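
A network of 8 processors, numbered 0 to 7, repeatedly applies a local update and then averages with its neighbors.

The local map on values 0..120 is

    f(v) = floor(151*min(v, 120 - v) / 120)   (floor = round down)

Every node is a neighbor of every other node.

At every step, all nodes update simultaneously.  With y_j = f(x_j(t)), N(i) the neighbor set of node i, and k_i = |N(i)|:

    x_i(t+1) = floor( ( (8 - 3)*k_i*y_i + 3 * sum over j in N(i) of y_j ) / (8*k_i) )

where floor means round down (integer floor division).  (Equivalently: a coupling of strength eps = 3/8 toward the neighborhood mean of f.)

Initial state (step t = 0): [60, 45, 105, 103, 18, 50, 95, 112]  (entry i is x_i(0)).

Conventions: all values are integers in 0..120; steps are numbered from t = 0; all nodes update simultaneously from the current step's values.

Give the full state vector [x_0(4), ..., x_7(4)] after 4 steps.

Answer: [66, 70, 63, 63, 64, 68, 65, 61]

Derivation:
t=0: [60, 45, 105, 103, 18, 50, 95, 112]
t=1: [58, 47, 26, 27, 28, 51, 33, 21]
t=2: [60, 53, 37, 38, 39, 55, 42, 34]
t=3: [66, 61, 50, 50, 51, 63, 53, 47]
t=4: [66, 70, 63, 63, 64, 68, 65, 61]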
|---|
Could you write out, exactly as given, the lines from the one holding "At every step, all" through the end of the listing, and nothing else?

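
At every step, all nodes update simultaneously.  With y_j = f(x_j(t)), N(i) the neighbor set of node i, and k_i = |N(i)|:

    x_i(t+1) = floor( ( (8 - 3)*k_i*y_i + 3 * sum over j in N(i) of y_j ) / (8*k_i) )

where floor means round down (integer floor division).  (Equivalently: a coupling of strength eps = 3/8 toward the neighborhood mean of f.)

Initial state (step t = 0): [60, 45, 105, 103, 18, 50, 95, 112]  (entry i is x_i(0)).

Conventions: all values are integers in 0..120; steps are numbered from t = 0; all nodes update simultaneously from the current step's values.

Give the full state vector [x_0(4), ..., x_7(4)] after 4 steps.

Answer: [66, 70, 63, 63, 64, 68, 65, 61]

Derivation:
t=0: [60, 45, 105, 103, 18, 50, 95, 112]
t=1: [58, 47, 26, 27, 28, 51, 33, 21]
t=2: [60, 53, 37, 38, 39, 55, 42, 34]
t=3: [66, 61, 50, 50, 51, 63, 53, 47]
t=4: [66, 70, 63, 63, 64, 68, 65, 61]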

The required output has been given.